What you will do. Each line of the material must appear again in the answer, exactly.
+ + + +
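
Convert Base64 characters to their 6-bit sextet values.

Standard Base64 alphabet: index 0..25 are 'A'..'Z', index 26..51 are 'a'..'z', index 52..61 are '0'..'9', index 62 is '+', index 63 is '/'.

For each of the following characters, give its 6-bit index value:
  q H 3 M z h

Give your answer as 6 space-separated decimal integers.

Answer: 42 7 55 12 51 33

Derivation:
'q': a..z range, 26 + ord('q') − ord('a') = 42
'H': A..Z range, ord('H') − ord('A') = 7
'3': 0..9 range, 52 + ord('3') − ord('0') = 55
'M': A..Z range, ord('M') − ord('A') = 12
'z': a..z range, 26 + ord('z') − ord('a') = 51
'h': a..z range, 26 + ord('h') − ord('a') = 33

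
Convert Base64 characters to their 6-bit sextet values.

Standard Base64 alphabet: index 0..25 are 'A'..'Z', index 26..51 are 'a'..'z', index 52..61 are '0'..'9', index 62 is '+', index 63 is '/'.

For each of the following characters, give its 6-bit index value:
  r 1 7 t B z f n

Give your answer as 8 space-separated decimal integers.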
+ + + +
Result of this task.
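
Convert Base64 characters to their 6-bit sextet values.

Standard Base64 alphabet: index 0..25 are 'A'..'Z', index 26..51 are 'a'..'z', index 52..61 are '0'..'9', index 62 is '+', index 63 is '/'.

For each of the following characters, give its 6-bit index value:
  q H 3 M z h

Give your answer as 6 space-separated decimal integers.

Answer: 42 7 55 12 51 33

Derivation:
'q': a..z range, 26 + ord('q') − ord('a') = 42
'H': A..Z range, ord('H') − ord('A') = 7
'3': 0..9 range, 52 + ord('3') − ord('0') = 55
'M': A..Z range, ord('M') − ord('A') = 12
'z': a..z range, 26 + ord('z') − ord('a') = 51
'h': a..z range, 26 + ord('h') − ord('a') = 33

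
Convert Base64 characters to their 6-bit sextet values.

Standard Base64 alphabet: index 0..25 are 'A'..'Z', index 26..51 are 'a'..'z', index 52..61 are '0'..'9', index 62 is '+', index 63 is '/'.

For each of the following characters, give its 6-bit index value:
  r 1 7 t B z f n

Give your answer as 8 space-separated decimal integers.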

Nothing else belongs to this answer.